#### [Records for this task]
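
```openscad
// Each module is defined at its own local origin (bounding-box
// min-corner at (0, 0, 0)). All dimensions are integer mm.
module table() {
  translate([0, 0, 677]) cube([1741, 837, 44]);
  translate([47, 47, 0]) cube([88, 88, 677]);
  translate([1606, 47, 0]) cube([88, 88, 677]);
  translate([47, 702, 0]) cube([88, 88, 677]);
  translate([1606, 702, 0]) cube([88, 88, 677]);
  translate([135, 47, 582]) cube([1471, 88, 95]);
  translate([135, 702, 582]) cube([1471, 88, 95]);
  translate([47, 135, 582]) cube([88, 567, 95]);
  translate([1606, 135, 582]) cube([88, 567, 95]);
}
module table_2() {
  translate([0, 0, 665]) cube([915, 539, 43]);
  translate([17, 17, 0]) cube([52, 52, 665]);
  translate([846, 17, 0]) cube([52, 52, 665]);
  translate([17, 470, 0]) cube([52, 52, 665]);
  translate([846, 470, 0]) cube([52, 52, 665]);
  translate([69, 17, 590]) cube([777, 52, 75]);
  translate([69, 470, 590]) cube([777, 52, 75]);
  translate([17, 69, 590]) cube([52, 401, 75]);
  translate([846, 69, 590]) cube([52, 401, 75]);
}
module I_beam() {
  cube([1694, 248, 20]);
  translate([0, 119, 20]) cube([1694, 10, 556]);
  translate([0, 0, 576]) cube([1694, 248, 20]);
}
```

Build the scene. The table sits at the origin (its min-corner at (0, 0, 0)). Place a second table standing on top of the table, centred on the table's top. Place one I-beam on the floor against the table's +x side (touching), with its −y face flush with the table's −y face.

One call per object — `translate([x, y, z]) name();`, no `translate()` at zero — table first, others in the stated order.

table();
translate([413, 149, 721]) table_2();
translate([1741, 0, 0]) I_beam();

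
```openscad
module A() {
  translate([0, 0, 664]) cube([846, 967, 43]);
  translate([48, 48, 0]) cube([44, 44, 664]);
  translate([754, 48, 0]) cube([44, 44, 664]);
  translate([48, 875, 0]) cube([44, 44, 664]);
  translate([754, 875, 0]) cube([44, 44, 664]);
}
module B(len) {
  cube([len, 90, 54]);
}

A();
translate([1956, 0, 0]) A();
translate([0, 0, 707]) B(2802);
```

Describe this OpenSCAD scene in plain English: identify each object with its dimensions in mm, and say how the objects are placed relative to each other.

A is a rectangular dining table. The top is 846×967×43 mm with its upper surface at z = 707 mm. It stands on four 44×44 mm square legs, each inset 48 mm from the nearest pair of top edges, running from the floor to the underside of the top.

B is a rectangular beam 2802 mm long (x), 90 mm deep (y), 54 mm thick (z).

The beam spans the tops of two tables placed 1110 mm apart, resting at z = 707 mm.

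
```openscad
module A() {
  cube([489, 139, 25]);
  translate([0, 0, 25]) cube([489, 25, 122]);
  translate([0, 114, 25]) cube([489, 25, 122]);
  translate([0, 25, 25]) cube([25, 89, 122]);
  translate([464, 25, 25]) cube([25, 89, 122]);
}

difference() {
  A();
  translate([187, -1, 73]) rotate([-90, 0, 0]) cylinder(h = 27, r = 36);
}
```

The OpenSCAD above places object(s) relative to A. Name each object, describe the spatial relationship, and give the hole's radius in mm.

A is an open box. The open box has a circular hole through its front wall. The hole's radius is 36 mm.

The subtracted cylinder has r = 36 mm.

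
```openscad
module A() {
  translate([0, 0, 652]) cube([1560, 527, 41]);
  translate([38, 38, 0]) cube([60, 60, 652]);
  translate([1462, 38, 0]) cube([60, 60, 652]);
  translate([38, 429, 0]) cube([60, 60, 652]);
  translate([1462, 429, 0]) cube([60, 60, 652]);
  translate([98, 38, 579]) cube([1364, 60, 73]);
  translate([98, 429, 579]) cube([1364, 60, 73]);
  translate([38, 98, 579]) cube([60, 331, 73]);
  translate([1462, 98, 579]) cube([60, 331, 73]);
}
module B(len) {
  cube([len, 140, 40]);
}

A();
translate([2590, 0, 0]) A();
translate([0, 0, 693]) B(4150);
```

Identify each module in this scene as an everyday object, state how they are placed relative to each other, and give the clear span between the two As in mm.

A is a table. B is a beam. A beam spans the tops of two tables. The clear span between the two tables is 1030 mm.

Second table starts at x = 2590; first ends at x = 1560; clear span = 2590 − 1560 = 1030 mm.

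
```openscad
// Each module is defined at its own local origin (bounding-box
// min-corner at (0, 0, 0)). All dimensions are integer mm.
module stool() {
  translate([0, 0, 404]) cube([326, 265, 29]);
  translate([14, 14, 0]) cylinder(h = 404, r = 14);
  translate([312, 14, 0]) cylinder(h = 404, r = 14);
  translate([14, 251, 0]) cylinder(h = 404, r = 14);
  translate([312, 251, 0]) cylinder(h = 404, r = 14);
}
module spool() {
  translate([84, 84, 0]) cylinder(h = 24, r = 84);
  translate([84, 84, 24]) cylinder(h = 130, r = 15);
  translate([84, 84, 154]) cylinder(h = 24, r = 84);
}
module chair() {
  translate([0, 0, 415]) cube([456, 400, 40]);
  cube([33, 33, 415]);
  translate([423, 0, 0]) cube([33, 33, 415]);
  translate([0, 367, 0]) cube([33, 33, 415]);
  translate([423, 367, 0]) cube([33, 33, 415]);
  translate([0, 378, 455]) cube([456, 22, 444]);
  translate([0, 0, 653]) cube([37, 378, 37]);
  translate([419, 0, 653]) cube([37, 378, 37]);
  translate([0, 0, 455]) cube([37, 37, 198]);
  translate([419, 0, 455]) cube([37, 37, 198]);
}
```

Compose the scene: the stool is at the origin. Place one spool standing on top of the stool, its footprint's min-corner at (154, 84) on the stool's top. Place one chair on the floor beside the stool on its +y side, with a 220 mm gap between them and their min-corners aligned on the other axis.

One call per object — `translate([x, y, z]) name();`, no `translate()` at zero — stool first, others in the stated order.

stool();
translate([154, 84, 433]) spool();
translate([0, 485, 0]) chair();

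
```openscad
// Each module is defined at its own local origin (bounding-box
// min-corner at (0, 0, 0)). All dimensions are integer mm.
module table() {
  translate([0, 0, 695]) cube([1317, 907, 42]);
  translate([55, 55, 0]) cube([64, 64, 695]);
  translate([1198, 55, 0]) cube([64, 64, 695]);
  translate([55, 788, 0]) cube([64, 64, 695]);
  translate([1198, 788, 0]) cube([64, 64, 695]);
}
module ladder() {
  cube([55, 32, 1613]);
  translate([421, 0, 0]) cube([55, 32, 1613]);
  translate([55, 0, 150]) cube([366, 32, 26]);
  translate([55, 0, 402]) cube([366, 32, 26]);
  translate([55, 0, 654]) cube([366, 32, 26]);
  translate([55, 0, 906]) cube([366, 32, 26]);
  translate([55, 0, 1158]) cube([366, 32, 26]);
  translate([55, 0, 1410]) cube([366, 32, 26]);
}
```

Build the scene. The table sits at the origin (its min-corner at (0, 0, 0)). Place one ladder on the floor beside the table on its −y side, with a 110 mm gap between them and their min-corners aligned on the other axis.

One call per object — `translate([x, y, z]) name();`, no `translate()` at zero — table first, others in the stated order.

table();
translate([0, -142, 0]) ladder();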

---

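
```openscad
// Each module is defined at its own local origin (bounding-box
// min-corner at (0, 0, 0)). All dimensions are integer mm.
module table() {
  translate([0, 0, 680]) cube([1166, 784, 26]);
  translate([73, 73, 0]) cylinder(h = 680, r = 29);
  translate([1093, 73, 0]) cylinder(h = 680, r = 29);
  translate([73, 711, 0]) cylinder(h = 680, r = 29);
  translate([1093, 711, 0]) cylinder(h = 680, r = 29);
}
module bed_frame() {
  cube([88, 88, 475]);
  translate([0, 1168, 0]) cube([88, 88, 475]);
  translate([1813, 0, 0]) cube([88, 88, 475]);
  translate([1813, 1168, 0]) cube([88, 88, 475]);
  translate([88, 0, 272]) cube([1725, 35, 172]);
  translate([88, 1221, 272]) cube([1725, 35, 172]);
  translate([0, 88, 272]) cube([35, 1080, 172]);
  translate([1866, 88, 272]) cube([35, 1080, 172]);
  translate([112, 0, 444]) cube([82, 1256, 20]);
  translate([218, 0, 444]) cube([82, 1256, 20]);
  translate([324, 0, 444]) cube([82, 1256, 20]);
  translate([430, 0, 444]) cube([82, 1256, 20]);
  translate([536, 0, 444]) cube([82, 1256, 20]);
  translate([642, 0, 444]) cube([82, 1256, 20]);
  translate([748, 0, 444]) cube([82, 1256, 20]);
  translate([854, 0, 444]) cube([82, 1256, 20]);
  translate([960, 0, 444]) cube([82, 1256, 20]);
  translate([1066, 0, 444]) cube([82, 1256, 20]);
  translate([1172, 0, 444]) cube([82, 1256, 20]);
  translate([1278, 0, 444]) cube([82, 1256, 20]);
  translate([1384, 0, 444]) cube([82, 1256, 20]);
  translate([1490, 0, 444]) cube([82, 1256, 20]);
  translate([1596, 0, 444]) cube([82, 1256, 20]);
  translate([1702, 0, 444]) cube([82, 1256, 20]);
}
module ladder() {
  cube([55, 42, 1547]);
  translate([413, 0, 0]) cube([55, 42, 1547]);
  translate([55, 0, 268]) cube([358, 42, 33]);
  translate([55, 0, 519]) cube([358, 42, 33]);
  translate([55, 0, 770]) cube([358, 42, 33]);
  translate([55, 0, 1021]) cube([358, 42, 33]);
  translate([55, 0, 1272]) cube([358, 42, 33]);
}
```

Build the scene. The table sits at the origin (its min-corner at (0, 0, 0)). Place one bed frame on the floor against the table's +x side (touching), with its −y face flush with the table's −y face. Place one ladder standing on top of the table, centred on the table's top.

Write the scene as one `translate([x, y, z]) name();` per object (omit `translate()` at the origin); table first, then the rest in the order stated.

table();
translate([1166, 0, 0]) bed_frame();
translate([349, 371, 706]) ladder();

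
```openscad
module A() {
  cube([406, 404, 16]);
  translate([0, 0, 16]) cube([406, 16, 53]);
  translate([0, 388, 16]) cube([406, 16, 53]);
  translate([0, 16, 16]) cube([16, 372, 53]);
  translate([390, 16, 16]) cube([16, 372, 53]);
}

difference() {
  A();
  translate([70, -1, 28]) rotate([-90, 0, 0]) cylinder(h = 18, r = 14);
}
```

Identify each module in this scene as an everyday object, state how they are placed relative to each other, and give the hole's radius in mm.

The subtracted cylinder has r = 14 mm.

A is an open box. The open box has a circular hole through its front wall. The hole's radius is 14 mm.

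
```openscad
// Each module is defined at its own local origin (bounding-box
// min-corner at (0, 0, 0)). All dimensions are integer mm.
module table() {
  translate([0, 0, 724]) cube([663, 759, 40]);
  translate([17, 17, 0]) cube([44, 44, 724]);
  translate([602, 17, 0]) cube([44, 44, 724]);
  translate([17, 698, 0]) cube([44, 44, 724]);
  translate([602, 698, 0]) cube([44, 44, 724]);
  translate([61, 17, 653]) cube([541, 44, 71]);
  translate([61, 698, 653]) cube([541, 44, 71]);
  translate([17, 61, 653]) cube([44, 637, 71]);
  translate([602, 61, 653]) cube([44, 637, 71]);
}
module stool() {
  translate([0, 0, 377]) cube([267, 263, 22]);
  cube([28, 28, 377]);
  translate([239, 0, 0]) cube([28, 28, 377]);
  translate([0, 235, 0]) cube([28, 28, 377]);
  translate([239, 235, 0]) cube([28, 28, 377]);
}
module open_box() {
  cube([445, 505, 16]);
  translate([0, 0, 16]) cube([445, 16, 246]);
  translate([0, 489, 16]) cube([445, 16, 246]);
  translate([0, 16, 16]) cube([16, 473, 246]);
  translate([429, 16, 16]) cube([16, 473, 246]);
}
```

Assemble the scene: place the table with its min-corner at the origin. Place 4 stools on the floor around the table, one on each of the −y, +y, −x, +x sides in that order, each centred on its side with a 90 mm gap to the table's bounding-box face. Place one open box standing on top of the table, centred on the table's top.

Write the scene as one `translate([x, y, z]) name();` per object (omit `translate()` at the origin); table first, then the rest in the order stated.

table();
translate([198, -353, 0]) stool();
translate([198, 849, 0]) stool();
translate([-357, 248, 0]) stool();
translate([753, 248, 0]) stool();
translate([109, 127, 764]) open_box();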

#### [Work to be completed]
Copy every line of the material above in which the word "against" appears.

#### [Written answer]
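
Build the scene. The table sits at the origin (its min-corner at (0, 0, 0)). Place a second table standing on top of the table, centred on the table's top. Place one I-beam on the floor against the table's +x side (touching), with its −y face flush with the table's −y face.
Build the scene. The table sits at the origin (its min-corner at (0, 0, 0)). Place one bed frame on the floor against the table's +x side (touching), with its −y face flush with the table's −y face. Place one ladder standing on top of the table, centred on the table's top.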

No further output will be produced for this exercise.